YOUR INSTRUCTIONS:
The data below should be duplicated in full, unchanged.

EXERCISE DATA:
-- Opening Marker --
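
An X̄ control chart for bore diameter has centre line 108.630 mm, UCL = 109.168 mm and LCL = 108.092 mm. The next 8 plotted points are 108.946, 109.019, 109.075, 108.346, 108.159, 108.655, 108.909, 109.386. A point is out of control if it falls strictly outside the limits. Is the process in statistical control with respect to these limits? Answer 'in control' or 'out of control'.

out of control

Compare each point to [108.092, 109.168]: sample 8 = 109.386 > UCL.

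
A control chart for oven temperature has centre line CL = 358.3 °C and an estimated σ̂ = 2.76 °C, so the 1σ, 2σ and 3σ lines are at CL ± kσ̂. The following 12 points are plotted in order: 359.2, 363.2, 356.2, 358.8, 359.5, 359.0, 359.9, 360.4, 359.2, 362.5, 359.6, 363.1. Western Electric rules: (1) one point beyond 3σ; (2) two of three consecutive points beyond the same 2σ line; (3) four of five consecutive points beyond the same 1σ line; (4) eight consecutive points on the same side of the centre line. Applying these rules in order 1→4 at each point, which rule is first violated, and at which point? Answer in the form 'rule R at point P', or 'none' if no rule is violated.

Zone of each point (C = within 1σ̂, B = 1σ̂–2σ̂, A = 2σ̂–3σ̂, * = beyond 3σ̂; sign = side of CL): 1:+C, 2:+B, 3:-C, 4:+C, 5:+C, 6:+C, 7:+C, 8:+C, 9:+C, 10:+B, 11:+C, 12:+B
Rule 4 (eight consecutive points on the same side of the centre line) is satisfied at point 11.

rule 4 at point 11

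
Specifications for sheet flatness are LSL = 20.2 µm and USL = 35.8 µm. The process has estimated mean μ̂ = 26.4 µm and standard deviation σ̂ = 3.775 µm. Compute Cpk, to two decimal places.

Cpu = (USL − μ̂) / (3σ̂) = (35.8 − 26.4) / (3 × 3.775) = 0.8300; Cpl = (μ̂ − LSL) / (3σ̂) = (26.4 − 20.2) / (3 × 3.775) = 0.5475; Cpk = min(Cpu, Cpl) = 0.5475

0.55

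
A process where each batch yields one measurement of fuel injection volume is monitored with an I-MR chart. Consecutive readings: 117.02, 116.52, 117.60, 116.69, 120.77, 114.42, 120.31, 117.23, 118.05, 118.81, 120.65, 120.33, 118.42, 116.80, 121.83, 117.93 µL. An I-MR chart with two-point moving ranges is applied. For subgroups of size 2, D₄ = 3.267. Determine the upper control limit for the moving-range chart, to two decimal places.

Moving ranges: 0.50, 1.08, 0.91, 4.08, 6.35, 5.89, 3.08, 0.82, 0.76, 1.84, 0.32, 1.91, 1.62, 5.03, 3.90; M̄R̄ = 38.0900 / 15 = 2.5393
UCL_MR = D₄·M̄R̄ = 3.267 × 2.5393 = 8.2960

8.30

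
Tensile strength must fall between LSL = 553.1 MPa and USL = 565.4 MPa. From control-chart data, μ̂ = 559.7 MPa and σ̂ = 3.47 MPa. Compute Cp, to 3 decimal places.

0.591

Cp = (USL − LSL) / (6σ̂) = (565.4 − 553.1) / (6 × 3.47) = 12.3000 / 20.8200 = 0.5908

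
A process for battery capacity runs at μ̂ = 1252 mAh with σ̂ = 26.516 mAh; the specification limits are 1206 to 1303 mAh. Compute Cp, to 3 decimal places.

0.610

Cp = (USL − LSL) / (6σ̂) = (1303 − 1206) / (6 × 26.516) = 97.0000 / 159.0960 = 0.6097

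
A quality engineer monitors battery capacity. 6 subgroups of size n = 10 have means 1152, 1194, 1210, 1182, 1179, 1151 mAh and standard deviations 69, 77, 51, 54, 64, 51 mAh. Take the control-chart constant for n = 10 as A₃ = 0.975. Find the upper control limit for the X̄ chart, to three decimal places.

1237.475

X̄̄ = (1152 + 1194 + 1210 + 1182 + 1179 + 1151) / 6 = 1178.0000
s̄ = (69 + 77 + 51 + 54 + 64 + 51) / 6 = 61.0000
UCL = X̄̄ + A₃·s̄ = 1178.0000 + 0.975 × 61.0000 = 1237.4750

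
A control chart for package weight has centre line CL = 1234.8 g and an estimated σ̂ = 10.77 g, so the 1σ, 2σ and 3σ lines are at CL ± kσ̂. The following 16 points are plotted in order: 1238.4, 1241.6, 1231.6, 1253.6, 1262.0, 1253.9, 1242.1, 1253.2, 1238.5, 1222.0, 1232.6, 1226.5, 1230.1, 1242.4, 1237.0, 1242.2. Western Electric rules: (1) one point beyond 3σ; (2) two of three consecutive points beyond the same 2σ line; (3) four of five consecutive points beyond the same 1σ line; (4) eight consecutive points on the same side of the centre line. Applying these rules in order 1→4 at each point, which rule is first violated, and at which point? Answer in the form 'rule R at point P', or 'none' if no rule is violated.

rule 3 at point 8

Zone of each point (C = within 1σ̂, B = 1σ̂–2σ̂, A = 2σ̂–3σ̂, * = beyond 3σ̂; sign = side of CL): 1:+C, 2:+C, 3:-C, 4:+B, 5:+A, 6:+B, 7:+C, 8:+B, 9:+C, 10:-B, 11:-C, 12:-C, 13:-C, 14:+C, 15:+C, 16:+C
Rule 3 (four of five consecutive points beyond the same 1σ limit) is satisfied at point 8.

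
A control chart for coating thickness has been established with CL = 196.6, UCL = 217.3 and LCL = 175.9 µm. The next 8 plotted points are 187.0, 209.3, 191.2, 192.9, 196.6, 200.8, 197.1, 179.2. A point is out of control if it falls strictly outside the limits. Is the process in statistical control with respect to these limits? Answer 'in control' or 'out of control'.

in control

All 8 points lie within [175.9, 217.3].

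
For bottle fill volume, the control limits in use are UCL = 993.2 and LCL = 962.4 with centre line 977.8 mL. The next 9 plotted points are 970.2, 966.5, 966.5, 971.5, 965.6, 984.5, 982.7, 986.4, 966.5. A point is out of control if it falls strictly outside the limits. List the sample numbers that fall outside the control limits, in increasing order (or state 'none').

All 9 points lie within [962.4, 993.2].

none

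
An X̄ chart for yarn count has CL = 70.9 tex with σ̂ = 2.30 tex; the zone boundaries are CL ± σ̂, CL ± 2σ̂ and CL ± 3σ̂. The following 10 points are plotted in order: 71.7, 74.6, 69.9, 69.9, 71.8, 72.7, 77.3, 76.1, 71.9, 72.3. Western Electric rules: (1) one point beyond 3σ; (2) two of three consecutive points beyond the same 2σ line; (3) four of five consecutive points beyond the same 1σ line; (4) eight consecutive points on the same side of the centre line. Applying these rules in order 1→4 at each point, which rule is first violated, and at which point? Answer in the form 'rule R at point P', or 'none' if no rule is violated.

rule 2 at point 8

Zone of each point (C = within 1σ̂, B = 1σ̂–2σ̂, A = 2σ̂–3σ̂, * = beyond 3σ̂; sign = side of CL): 1:+C, 2:+B, 3:-C, 4:-C, 5:+C, 6:+C, 7:+A, 8:+A, 9:+C, 10:+C
Rule 2 (two of three consecutive points beyond the same 2σ limit) is satisfied at point 8.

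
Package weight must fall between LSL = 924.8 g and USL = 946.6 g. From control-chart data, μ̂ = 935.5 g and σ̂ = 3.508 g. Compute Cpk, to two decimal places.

Cpu = (USL − μ̂) / (3σ̂) = (946.6 − 935.5) / (3 × 3.508) = 1.0547; Cpl = (μ̂ − LSL) / (3σ̂) = (935.5 − 924.8) / (3 × 3.508) = 1.0167; Cpk = min(Cpu, Cpl) = 1.0167

1.02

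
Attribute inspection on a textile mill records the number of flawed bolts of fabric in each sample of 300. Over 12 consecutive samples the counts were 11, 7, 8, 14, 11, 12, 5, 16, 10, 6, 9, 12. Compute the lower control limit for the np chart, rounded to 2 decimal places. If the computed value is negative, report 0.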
-- Closing Marker --
REPLY:
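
An X̄ control chart for bore diameter has centre line 108.630 mm, UCL = 109.168 mm and LCL = 108.092 mm. The next 8 plotted points are 108.946, 109.019, 109.075, 108.346, 108.159, 108.655, 108.909, 109.386. A point is out of control if it falls strictly outside the limits. Is the process in statistical control with respect to these limits? Answer 'in control' or 'out of control'.

out of control

Compare each point to [108.092, 109.168]: sample 8 = 109.386 > UCL.

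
A control chart for oven temperature has centre line CL = 358.3 °C and an estimated σ̂ = 2.76 °C, so the 1σ, 2σ and 3σ lines are at CL ± kσ̂. The following 12 points are plotted in order: 359.2, 363.2, 356.2, 358.8, 359.5, 359.0, 359.9, 360.4, 359.2, 362.5, 359.6, 363.1. Western Electric rules: (1) one point beyond 3σ; (2) two of three consecutive points beyond the same 2σ line; (3) four of five consecutive points beyond the same 1σ line; (4) eight consecutive points on the same side of the centre line. Applying these rules in order 1→4 at each point, which rule is first violated, and at which point? Answer in the form 'rule R at point P', or 'none' if no rule is violated.

Zone of each point (C = within 1σ̂, B = 1σ̂–2σ̂, A = 2σ̂–3σ̂, * = beyond 3σ̂; sign = side of CL): 1:+C, 2:+B, 3:-C, 4:+C, 5:+C, 6:+C, 7:+C, 8:+C, 9:+C, 10:+B, 11:+C, 12:+B
Rule 4 (eight consecutive points on the same side of the centre line) is satisfied at point 11.

rule 4 at point 11

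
Specifications for sheet flatness are LSL = 20.2 µm and USL = 35.8 µm. The process has estimated mean μ̂ = 26.4 µm and standard deviation σ̂ = 3.775 µm. Compute Cpk, to two decimal places.

Cpu = (USL − μ̂) / (3σ̂) = (35.8 − 26.4) / (3 × 3.775) = 0.8300; Cpl = (μ̂ − LSL) / (3σ̂) = (26.4 − 20.2) / (3 × 3.775) = 0.5475; Cpk = min(Cpu, Cpl) = 0.5475

0.55

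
A process where each batch yields one measurement of fuel injection volume is monitored with an I-MR chart. Consecutive readings: 117.02, 116.52, 117.60, 116.69, 120.77, 114.42, 120.31, 117.23, 118.05, 118.81, 120.65, 120.33, 118.42, 116.80, 121.83, 117.93 µL. An I-MR chart with two-point moving ranges is applied. For subgroups of size 2, D₄ = 3.267. Determine the upper control limit for the moving-range chart, to two decimal places.

Moving ranges: 0.50, 1.08, 0.91, 4.08, 6.35, 5.89, 3.08, 0.82, 0.76, 1.84, 0.32, 1.91, 1.62, 5.03, 3.90; M̄R̄ = 38.0900 / 15 = 2.5393
UCL_MR = D₄·M̄R̄ = 3.267 × 2.5393 = 8.2960

8.30

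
Tensile strength must fall between LSL = 553.1 MPa and USL = 565.4 MPa. From control-chart data, μ̂ = 559.7 MPa and σ̂ = 3.47 MPa. Compute Cp, to 3 decimal places.

0.591

Cp = (USL − LSL) / (6σ̂) = (565.4 − 553.1) / (6 × 3.47) = 12.3000 / 20.8200 = 0.5908

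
A process for battery capacity runs at μ̂ = 1252 mAh with σ̂ = 26.516 mAh; the specification limits are 1206 to 1303 mAh. Compute Cp, to 3 decimal places.

0.610

Cp = (USL − LSL) / (6σ̂) = (1303 − 1206) / (6 × 26.516) = 97.0000 / 159.0960 = 0.6097

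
A quality engineer monitors battery capacity. 6 subgroups of size n = 10 have means 1152, 1194, 1210, 1182, 1179, 1151 mAh and standard deviations 69, 77, 51, 54, 64, 51 mAh. Take the control-chart constant for n = 10 as A₃ = 0.975. Find the upper control limit for the X̄ chart, to three decimal places.

1237.475

X̄̄ = (1152 + 1194 + 1210 + 1182 + 1179 + 1151) / 6 = 1178.0000
s̄ = (69 + 77 + 51 + 54 + 64 + 51) / 6 = 61.0000
UCL = X̄̄ + A₃·s̄ = 1178.0000 + 0.975 × 61.0000 = 1237.4750

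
A control chart for package weight has centre line CL = 1234.8 g and an estimated σ̂ = 10.77 g, so the 1σ, 2σ and 3σ lines are at CL ± kσ̂. The following 16 points are plotted in order: 1238.4, 1241.6, 1231.6, 1253.6, 1262.0, 1253.9, 1242.1, 1253.2, 1238.5, 1222.0, 1232.6, 1226.5, 1230.1, 1242.4, 1237.0, 1242.2. Western Electric rules: (1) one point beyond 3σ; (2) two of three consecutive points beyond the same 2σ line; (3) four of five consecutive points beyond the same 1σ line; (4) eight consecutive points on the same side of the centre line. Applying these rules in order 1→4 at each point, which rule is first violated, and at which point? Answer in the form 'rule R at point P', or 'none' if no rule is violated.

rule 3 at point 8

Zone of each point (C = within 1σ̂, B = 1σ̂–2σ̂, A = 2σ̂–3σ̂, * = beyond 3σ̂; sign = side of CL): 1:+C, 2:+C, 3:-C, 4:+B, 5:+A, 6:+B, 7:+C, 8:+B, 9:+C, 10:-B, 11:-C, 12:-C, 13:-C, 14:+C, 15:+C, 16:+C
Rule 3 (four of five consecutive points beyond the same 1σ limit) is satisfied at point 8.

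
A control chart for coating thickness has been established with CL = 196.6, UCL = 217.3 and LCL = 175.9 µm. The next 8 plotted points are 187.0, 209.3, 191.2, 192.9, 196.6, 200.8, 197.1, 179.2. A point is out of control if it falls strictly outside the limits. Is the process in statistical control with respect to these limits? Answer 'in control' or 'out of control'.

in control

All 8 points lie within [175.9, 217.3].

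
For bottle fill volume, the control limits in use are UCL = 993.2 and LCL = 962.4 with centre line 977.8 mL. The next 9 plotted points are 970.2, 966.5, 966.5, 971.5, 965.6, 984.5, 982.7, 986.4, 966.5. A point is out of control if it falls strictly outside the limits. List the sample numbers that fall outside the control limits, in increasing order (or state 'none').

All 9 points lie within [962.4, 993.2].

none

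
An X̄ chart for yarn count has CL = 70.9 tex with σ̂ = 2.30 tex; the zone boundaries are CL ± σ̂, CL ± 2σ̂ and CL ± 3σ̂. The following 10 points are plotted in order: 71.7, 74.6, 69.9, 69.9, 71.8, 72.7, 77.3, 76.1, 71.9, 72.3. Western Electric rules: (1) one point beyond 3σ; (2) two of three consecutive points beyond the same 2σ line; (3) four of five consecutive points beyond the same 1σ line; (4) eight consecutive points on the same side of the centre line. Applying these rules in order 1→4 at each point, which rule is first violated, and at which point? Answer in the form 'rule R at point P', or 'none' if no rule is violated.

rule 2 at point 8

Zone of each point (C = within 1σ̂, B = 1σ̂–2σ̂, A = 2σ̂–3σ̂, * = beyond 3σ̂; sign = side of CL): 1:+C, 2:+B, 3:-C, 4:-C, 5:+C, 6:+C, 7:+A, 8:+A, 9:+C, 10:+C
Rule 2 (two of three consecutive points beyond the same 2σ limit) is satisfied at point 8.

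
Package weight must fall between LSL = 924.8 g and USL = 946.6 g. From control-chart data, μ̂ = 935.5 g and σ̂ = 3.508 g. Compute Cpk, to two decimal places.

Cpu = (USL − μ̂) / (3σ̂) = (946.6 − 935.5) / (3 × 3.508) = 1.0547; Cpl = (μ̂ − LSL) / (3σ̂) = (935.5 − 924.8) / (3 × 3.508) = 1.0167; Cpk = min(Cpu, Cpl) = 1.0167

1.02

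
Attribute inspection on a textile mill records the number of flawed bolts of fabric in each sample of 300. Over 12 consecutive samples the counts were 11, 7, 8, 14, 11, 12, 5, 16, 10, 6, 9, 12. Compute the lower control limit for the np chart, rounded to 2 decimal places. If the computed value is negative, report 0.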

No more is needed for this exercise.